### INPUT

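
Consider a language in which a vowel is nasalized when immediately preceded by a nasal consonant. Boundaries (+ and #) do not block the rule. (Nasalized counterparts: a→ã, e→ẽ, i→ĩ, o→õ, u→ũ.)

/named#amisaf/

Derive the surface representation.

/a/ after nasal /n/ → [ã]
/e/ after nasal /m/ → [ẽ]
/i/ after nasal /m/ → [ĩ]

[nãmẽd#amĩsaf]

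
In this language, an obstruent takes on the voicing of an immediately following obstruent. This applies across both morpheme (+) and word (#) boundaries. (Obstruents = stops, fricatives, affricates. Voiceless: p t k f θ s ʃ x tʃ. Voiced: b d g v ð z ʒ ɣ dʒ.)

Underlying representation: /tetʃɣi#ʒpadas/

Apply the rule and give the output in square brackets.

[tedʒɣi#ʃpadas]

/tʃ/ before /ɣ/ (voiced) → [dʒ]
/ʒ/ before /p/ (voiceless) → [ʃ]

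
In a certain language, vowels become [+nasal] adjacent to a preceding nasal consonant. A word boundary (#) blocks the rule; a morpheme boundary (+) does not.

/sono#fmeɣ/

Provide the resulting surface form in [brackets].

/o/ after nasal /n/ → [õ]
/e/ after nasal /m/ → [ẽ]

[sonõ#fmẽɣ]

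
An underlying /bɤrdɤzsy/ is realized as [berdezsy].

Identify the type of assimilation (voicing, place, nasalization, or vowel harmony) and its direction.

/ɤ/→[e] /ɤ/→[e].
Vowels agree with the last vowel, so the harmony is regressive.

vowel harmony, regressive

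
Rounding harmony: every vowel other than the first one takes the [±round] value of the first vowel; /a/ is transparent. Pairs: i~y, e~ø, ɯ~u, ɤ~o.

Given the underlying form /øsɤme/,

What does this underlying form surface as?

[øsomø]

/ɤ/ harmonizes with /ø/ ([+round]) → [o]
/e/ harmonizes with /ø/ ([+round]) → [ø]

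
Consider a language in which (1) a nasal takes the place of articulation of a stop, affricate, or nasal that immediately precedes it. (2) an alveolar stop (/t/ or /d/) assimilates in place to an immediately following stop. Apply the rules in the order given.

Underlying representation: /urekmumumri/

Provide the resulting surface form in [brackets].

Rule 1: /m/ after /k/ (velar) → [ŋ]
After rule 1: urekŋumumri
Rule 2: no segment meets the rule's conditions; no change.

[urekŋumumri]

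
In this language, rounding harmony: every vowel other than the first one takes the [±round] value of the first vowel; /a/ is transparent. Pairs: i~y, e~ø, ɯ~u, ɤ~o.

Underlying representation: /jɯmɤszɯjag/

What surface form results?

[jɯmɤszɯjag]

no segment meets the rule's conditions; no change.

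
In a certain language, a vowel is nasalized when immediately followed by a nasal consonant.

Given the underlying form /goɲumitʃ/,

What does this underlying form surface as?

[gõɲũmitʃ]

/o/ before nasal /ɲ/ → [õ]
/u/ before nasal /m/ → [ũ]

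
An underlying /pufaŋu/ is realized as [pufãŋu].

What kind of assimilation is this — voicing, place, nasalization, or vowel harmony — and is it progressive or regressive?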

######

Find and copy each line above that includes the string "nasalized".

• _SOLUTION FOR THIS TASK_
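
Consider a language in which a vowel is nasalized when immediately preceded by a nasal consonant. Boundaries (+ and #) do not block the rule. (Nasalized counterparts: a→ã, e→ẽ, i→ĩ, o→õ, u→ũ.)
In a certain language, a vowel is nasalized when immediately followed by a nasal consonant.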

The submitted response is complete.